*** Extracted entries Section Begins ***

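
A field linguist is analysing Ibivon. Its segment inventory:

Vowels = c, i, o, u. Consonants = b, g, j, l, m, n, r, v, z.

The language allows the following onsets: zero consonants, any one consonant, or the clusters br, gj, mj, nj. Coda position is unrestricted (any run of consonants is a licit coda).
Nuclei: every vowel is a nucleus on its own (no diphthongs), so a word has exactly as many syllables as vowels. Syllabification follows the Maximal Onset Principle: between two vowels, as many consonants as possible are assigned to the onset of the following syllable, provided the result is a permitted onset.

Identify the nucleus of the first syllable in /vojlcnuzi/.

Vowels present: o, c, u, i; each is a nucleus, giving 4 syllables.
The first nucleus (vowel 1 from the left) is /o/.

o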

*** Extracted entries Section Ends ***
*** Extracted entries Section Begins ***

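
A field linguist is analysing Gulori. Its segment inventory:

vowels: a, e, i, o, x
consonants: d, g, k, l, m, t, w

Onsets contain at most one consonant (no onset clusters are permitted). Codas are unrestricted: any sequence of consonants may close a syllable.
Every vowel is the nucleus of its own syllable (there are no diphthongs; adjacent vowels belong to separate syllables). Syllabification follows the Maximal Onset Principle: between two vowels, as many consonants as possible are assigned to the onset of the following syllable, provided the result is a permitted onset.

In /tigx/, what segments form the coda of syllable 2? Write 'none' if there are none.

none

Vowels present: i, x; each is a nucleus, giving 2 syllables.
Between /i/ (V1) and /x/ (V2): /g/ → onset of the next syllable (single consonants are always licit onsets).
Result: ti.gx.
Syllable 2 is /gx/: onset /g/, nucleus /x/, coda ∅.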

*** Extracted entries Section Ends ***
*** Extracted entries Section Begins ***

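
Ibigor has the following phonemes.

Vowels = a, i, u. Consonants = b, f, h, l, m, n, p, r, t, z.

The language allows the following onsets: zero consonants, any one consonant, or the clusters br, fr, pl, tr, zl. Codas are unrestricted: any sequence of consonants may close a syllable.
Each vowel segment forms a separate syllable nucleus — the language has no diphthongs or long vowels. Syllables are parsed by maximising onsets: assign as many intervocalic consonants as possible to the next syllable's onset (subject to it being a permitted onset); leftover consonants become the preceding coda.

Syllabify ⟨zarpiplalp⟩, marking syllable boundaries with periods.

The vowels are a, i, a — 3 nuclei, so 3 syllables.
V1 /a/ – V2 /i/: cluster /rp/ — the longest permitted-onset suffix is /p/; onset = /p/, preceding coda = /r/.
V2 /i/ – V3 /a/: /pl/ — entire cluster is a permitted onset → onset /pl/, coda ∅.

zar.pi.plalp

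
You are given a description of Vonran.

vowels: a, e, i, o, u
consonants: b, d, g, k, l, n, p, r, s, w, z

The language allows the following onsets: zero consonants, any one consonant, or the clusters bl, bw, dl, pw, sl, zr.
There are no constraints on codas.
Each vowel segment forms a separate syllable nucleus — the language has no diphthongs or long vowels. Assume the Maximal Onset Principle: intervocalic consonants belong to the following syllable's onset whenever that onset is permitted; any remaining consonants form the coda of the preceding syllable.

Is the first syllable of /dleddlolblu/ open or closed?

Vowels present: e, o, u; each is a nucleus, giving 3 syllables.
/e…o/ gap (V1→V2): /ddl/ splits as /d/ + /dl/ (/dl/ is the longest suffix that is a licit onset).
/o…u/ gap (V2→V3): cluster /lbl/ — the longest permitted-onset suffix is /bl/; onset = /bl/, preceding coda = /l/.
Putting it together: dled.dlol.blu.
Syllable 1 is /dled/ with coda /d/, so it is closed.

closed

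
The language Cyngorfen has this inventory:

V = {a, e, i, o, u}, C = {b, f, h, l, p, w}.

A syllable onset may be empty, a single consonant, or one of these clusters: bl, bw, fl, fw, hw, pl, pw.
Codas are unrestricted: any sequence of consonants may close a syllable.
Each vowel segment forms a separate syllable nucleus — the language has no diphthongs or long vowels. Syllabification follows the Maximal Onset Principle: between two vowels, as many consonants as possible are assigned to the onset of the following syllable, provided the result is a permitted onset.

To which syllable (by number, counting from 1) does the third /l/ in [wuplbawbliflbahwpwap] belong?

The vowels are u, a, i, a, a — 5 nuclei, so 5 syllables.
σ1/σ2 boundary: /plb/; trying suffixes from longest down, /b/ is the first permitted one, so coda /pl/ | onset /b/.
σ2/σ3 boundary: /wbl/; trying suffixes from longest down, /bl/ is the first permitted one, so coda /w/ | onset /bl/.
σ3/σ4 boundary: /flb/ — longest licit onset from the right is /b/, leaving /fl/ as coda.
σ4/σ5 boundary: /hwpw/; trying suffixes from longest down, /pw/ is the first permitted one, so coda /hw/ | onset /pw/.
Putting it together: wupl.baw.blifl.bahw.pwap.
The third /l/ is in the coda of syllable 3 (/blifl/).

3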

*** Extracted entries Section Ends ***

§ Task instructions:
Work out how many lines in the records above contain the word "linguist". State only that number.

§ Result for this task:
2